» **ASSIGNMENT**
Print word for word the first line of the records below and every following line through the one containing "26 52 26 16"; print nothing else.

DATA Start Marker

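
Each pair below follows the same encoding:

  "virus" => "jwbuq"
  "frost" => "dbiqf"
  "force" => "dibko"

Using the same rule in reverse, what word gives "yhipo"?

This is an affine cipher: with a=0,…,z=25, each position x becomes (15x+6) mod 26.
Undoing it on yhipo: y(24)→7·(24−6)≡22=w; h(7)→7·(7−6)≡7=h; i(8)→7·(8−6)≡14=o; p(15)→7·(15−6)≡11=l; o(14)→7·(14−6)≡4=e (all mod 26).

whole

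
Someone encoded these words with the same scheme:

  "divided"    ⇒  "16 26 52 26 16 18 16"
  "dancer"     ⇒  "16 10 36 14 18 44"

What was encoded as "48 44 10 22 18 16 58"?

tragedy

d(#4)→16 and i(#9)→26: differences scale by 2, so n = 2·pos + 8. With a=1..z=26, the number is 2·pos + 8.
Reversing it on 48 44 10 22 18 16 58: 48→(48−8)÷2=20=t, 44→(44−8)÷2=18=r, 10→(10−8)÷2=1=a, 22→(22−8)÷2=7=g, 18→(18−8)÷2=5=e, 16→(16−8)÷2=4=d, 58→(58−8)÷2=25=y.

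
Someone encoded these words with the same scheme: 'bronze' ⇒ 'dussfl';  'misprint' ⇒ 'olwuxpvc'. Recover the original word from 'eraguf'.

In bronze: b→d is +2, r→u is +3, o→s is +4, n→s is +5 — the shift increases by 1 each position. Letter i (0-indexed) is shifted by i+2, so successive shifts are 2, 3, 4, ….
Decoding eraguf: e−2=c, r−3=o, a−4=w, g−5=b, u−6=o, f−7=y.

cowboy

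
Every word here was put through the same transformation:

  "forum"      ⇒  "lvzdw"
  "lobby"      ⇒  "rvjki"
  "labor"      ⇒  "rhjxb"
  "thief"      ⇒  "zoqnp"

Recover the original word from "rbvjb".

lunar

In forum: f→l is +6, o→v is +7, r→z is +8, u→d is +9 — the shift increases by 1 each position. Letter i (0-indexed) is shifted by i+6, so successive shifts are 6, 7, 8, ….
Undoing it on rbvjb: r−6=l, b−7=u, v−8=n, j−9=a, b−10=r.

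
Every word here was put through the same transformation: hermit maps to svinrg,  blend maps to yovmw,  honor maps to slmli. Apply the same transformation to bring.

yirmt

Each pair mirrors across the alphabet (h↔s, e↔v, r↔i): positions sum to 25. Letters are reflected about the middle of the alphabet (position → 25−position): Atbash.
Applying it to bring: b↔y, r↔i, i↔r, n↔m, g↔t.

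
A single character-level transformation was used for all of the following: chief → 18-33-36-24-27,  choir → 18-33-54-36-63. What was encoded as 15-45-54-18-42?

block

The formula is n = 3×(alphabet index, a=1) + 9.
Reversing it on 15-45-54-18-42: 15→(15−9)÷3=2=b, 45→(45−9)÷3=12=l, 54→(54−9)÷3=15=o, 18→(18−9)÷3=3=c, 42→(42−9)÷3=11=k.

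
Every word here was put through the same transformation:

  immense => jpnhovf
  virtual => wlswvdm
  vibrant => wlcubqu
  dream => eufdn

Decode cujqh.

bring

Shifts by position in immense: pos 0: i→j (+1), pos 1: m→p (+3), pos 2: m→n (+1), pos 3: e→h (+3) — repeating every 2. A repeating key of period 2 is used — shifts +1, +3 over and over.
Undoing it on cujqh: c−1=b, u−3=r, j−1=i, q−3=n, h−1=g.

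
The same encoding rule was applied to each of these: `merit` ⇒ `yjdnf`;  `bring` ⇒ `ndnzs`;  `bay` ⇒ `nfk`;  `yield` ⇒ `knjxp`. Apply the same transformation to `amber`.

The shift depends on letter class: consonant m→y is +12, but vowel e→j is +5. Two shifts are in play — +5 for a/e/i/o/u, +12 for every other letter.
On amber: a(vowel)+5=f, m(cons)+12=y, b(cons)+12=n, e(vowel)+5=j, r(cons)+12=d.

fynjd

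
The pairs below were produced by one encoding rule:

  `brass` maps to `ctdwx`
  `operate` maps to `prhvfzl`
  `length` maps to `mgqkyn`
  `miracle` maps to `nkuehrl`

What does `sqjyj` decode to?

In brass: b→c is +1, r→t is +2, a→d is +3, s→w is +4 — the shift increases by 1 each position. Each letter shifts forward by (position + 1), i.e. 1, 2, 3, … — the shift grows by one for each successive letter.
Decoding sqjyj: s−1=r, q−2=o, j−3=g, y−4=u, j−5=e.

rogue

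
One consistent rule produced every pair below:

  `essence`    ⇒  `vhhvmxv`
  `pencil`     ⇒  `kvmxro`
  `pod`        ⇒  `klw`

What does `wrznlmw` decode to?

diamond

Each pair mirrors across the alphabet (e↔v, s↔h, s↔h): positions sum to 25. Each letter is replaced by its mirror in the alphabet: a↔z, b↔y, c↔x, and so on (the Atbash cipher).
Undoing it on wrznlmw: w↔d, r↔i, z↔a, n↔m, l↔o, m↔n, w↔d.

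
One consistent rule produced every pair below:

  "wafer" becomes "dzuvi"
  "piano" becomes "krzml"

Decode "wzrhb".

Each pair mirrors across the alphabet (w↔d, a↔z, f↔u): positions sum to 25. Each letter is replaced by its mirror in the alphabet: a↔z, b↔y, c↔x, and so on (the Atbash cipher).
Reversing it on wzrhb: w↔d, z↔a, r↔i, h↔s, b↔y.

daisy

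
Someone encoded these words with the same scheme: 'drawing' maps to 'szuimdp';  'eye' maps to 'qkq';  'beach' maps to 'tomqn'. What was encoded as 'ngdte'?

shrub

The output letters match the input read backwards, each shifted +12: drawing reversed is gniward. Two steps: reverse the string, then apply a Caesar shift of +12.
Undoing it on ngdte: shift back: n−12=b, g−12=u, d−12=r, t−12=h, e−12=s → burhs; then reverse → shrub.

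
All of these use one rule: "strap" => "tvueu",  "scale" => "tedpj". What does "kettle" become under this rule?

In strap: s→t is +1, t→v is +2, r→u is +3, a→e is +4 — the shift increases by 1 each position. Each letter shifts forward by (position + 1), i.e. 1, 2, 3, … — the shift grows by one for each successive letter.
On kettle: k+1=l, e+2=g, t+3=w, t+4=x, l+5=q, e+6=k.

lgwxqk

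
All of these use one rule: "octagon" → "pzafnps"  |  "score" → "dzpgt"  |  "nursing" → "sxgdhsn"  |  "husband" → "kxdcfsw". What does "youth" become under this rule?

Treating letters as 0–25, the rule is x ↦ 23x + 5 (mod 26).
On youth: y(24)→23·24+5≡11=l; o(14)→23·14+5≡15=p; u(20)→23·20+5≡23=x; t(19)→23·19+5≡0=a; h(7)→23·7+5≡10=k (all mod 26).

lpxak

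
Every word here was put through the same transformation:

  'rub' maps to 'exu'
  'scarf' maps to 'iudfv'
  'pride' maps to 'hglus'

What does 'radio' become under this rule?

rlgdu

The output letters match the input read backwards, each shifted +3: rub reversed is bur. Read the word backwards and shift each letter +3.
Applying it to radio: reverse → oidar; then shift: o+3=r, i+3=l, d+3=g, a+3=d, r+3=u.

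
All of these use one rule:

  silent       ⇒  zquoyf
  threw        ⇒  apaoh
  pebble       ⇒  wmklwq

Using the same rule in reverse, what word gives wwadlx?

The shift increases by 1 at each position, starting from +7: 7, 8, 9, ….
Undoing it on wwadlx: w−7=p, w−8=o, a−9=r, d−10=t, l−11=a, x−12=l.

portal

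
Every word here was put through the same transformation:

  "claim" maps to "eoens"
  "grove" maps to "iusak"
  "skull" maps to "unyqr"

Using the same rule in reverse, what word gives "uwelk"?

The shift increases by 1 at each position, starting from +2: 2, 3, 4, ….
Reversing it on uwelk: u−2=s, w−3=t, e−4=a, l−5=g, k−6=e.

stage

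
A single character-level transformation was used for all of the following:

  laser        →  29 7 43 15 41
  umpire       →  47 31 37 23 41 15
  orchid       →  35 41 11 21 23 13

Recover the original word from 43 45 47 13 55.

l(#12)→29 and a(#1)→7: differences scale by 2, so n = 2·pos + 5. Each letter becomes 2×(its alphabet position, a=1..z=26) + 5.
Decoding 43 45 47 13 55: 43→(43−5)÷2=19=s, 45→(45−5)÷2=20=t, 47→(47−5)÷2=21=u, 13→(13−5)÷2=4=d, 55→(55−5)÷2=25=y.

study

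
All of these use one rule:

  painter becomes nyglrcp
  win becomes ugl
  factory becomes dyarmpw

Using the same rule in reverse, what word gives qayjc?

Compare letters: p→n is +24, a→y is +24, i→g is +24 — a constant shift. It's a constant shift of +24 (ROT24).
Undoing it on qayjc: q−24=s, a−24=c, y−24=a, j−24=l, c−24=e.

scale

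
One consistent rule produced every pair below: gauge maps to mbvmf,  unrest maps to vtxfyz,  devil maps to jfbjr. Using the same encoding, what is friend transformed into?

The shift depends on letter class: consonant g→m is +6, but vowel a→b is +1. Two shifts are in play — +1 for a/e/i/o/u, +6 for every other letter.
For friend: f(cons)+6=l, r(cons)+6=x, i(vowel)+1=j, e(vowel)+1=f, n(cons)+6=t, d(cons)+6=j.

lxjftj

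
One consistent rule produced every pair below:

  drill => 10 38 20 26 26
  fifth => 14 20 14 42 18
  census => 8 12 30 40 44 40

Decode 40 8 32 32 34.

scoop

d(#4)→10 and r(#18)→38: differences scale by 2, so n = 2·pos + 2. The formula is n = 2×(alphabet index, a=1) + 2.
Undoing it on 40 8 32 32 34: 40→(40−2)÷2=19=s, 8→(8−2)÷2=3=c, 32→(32−2)÷2=15=o, 32→(32−2)÷2=15=o, 34→(34−2)÷2=16=p.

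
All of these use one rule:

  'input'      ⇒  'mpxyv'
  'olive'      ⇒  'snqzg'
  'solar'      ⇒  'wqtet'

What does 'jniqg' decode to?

Shifts by position in input: pos 0: i→m (+4), pos 1: n→p (+2), pos 2: p→x (+8), pos 3: u→y (+4), pos 4: t→v (+2) — repeating every 3. It's a Vigenère-style cipher with numeric key [4,2,8]: position i shifts by key[i mod 3].
Decoding jniqg: j−4=f, n−2=l, i−8=a, q−4=m, g−2=e.

flame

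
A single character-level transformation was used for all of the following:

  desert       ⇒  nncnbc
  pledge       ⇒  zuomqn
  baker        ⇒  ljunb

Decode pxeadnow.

Shifts by position in desert: pos 0: d→n (+10), pos 1: e→n (+9), pos 2: s→c (+10), pos 3: e→n (+9) — repeating every 2. A repeating key of period 2 is used — shifts +10, +9 over and over.
Undoing it on pxeadnow: p−10=f, x−9=o, e−10=u, a−9=r, d−10=t, n−9=e, o−10=e, w−9=n.

fourteen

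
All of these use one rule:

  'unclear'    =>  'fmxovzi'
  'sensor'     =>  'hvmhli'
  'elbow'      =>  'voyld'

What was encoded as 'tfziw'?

Letters are reflected about the middle of the alphabet (position → 25−position): Atbash.
Undoing it on tfziw: t↔g, f↔u, z↔a, i↔r, w↔d.

guard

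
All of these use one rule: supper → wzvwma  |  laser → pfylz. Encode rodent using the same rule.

In supper: s→w is +4, u→z is +5, p→v is +6, p→w is +7 — the shift increases by 1 each position. Letter i (0-indexed) is shifted by i+4, so successive shifts are 4, 5, 6, ….
Applying it to rodent: r+4=v, o+5=t, d+6=j, e+7=l, n+8=v, t+9=c.

vtjlvc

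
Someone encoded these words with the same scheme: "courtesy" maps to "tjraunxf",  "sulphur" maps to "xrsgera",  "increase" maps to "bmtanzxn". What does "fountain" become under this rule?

Each letter's alphabet position (a=0..z=25) is mapped through 23·x+25 mod 26 — an affine cipher.
For fountain: f(5)→23·5+25≡10=k; o(14)→23·14+25≡9=j; u(20)→23·20+25≡17=r; n(13)→23·13+25≡12=m; t(19)→23·19+25≡20=u; a(0)→23·0+25≡25=z; i(8)→23·8+25≡1=b; n(13)→23·13+25≡12=m (all mod 26).

kjrmuzbm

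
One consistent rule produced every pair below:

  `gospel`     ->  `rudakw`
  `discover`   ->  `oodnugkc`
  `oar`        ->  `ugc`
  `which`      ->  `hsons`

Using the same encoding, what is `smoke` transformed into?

dxuvk

Vowels shift forward by 6 and consonants shift forward by 11.
Applying it to smoke: s(cons)+11=d, m(cons)+11=x, o(vowel)+6=u, k(cons)+11=v, e(vowel)+6=k.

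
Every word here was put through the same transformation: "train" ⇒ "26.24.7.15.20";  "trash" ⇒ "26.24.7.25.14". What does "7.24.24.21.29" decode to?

Each letter is replaced by its alphabet position (a=1..z=26) + 6.
Undoing it on 7.24.24.21.29: 7→(7−6)÷1=1=a, 24→(24−6)÷1=18=r, 24→(24−6)÷1=18=r, 21→(21−6)÷1=15=o, 29→(29−6)÷1=23=w.

arrow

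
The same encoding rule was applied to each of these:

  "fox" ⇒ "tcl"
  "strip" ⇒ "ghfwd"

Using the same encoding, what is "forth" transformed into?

Compare letters: f→t is +14, o→c is +14, x→l is +14 — a constant shift. Each letter is shifted forward by 14 in the alphabet (a Caesar shift of +14).
On forth: f+14=t, o+14=c, r+14=f, t+14=h, h+14=v.

tcfhv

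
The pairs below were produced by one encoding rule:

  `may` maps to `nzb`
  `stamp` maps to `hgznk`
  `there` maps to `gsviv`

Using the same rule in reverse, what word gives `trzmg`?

Each pair mirrors across the alphabet (m↔n, a↔z, y↔b): positions sum to 25. Letters are reflected about the middle of the alphabet (position → 25−position): Atbash.
Reversing it on trzmg: t↔g, r↔i, z↔a, m↔n, g↔t.

giant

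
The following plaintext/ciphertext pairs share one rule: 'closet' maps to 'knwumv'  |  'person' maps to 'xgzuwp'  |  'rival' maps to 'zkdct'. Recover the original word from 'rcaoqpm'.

jasmine

The shifts repeat in a cycle of length 2: positions 0,1,… shift by +8, +2, then the pattern repeats.
Decoding rcaoqpm: r−8=j, c−2=a, a−8=s, o−2=m, q−8=i, p−2=n, m−8=e.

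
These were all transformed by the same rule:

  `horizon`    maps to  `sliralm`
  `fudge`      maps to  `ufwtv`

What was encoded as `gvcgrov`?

textile

This is the alphabet-reversal cipher (Atbash): a becomes z, b becomes y, etc.
Decoding gvcgrov: g↔t, v↔e, c↔x, g↔t, r↔i, o↔l, v↔e.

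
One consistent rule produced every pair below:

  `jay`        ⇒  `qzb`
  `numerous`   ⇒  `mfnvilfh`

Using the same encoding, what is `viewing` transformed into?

Each pair mirrors across the alphabet (j↔q, a↔z, y↔b): positions sum to 25. Each letter is replaced by its mirror in the alphabet: a↔z, b↔y, c↔x, and so on (the Atbash cipher).
Applying it to viewing: v↔e, i↔r, e↔v, w↔d, i↔r, n↔m, g↔t.

ervdrmt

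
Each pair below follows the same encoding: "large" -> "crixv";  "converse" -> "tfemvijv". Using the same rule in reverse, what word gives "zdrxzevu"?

imagined

Compare letters: l→c is +17, a→r is +17, r→i is +17 — a constant shift. Every letter moves 17 places later in the alphabet, wrapping around z→a.
Undoing it on zdrxzevu: z−17=i, d−17=m, r−17=a, x−17=g, z−17=i, e−17=n, v−17=e, u−17=d.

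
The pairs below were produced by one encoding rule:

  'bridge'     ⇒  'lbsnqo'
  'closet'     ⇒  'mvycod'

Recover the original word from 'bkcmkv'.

Every letter moves 10 places later in the alphabet, wrapping around z→a.
Decoding bkcmkv: b−10=r, k−10=a, c−10=s, m−10=c, k−10=a, v−10=l.

rascal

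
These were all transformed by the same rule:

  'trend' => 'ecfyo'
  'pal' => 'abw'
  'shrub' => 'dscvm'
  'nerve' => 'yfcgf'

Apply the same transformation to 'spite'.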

DATA End Marker

» **RESPONSE**
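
Each pair below follows the same encoding:

  "virus" => "jwbuq"
  "frost" => "dbiqf"
  "force" => "dibko"

Using the same rule in reverse, what word gives "yhipo"?

This is an affine cipher: with a=0,…,z=25, each position x becomes (15x+6) mod 26.
Undoing it on yhipo: y(24)→7·(24−6)≡22=w; h(7)→7·(7−6)≡7=h; i(8)→7·(8−6)≡14=o; p(15)→7·(15−6)≡11=l; o(14)→7·(14−6)≡4=e (all mod 26).

whole

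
Someone encoded these words with the same scheme:

  "divided"    ⇒  "16 26 52 26 16 18 16"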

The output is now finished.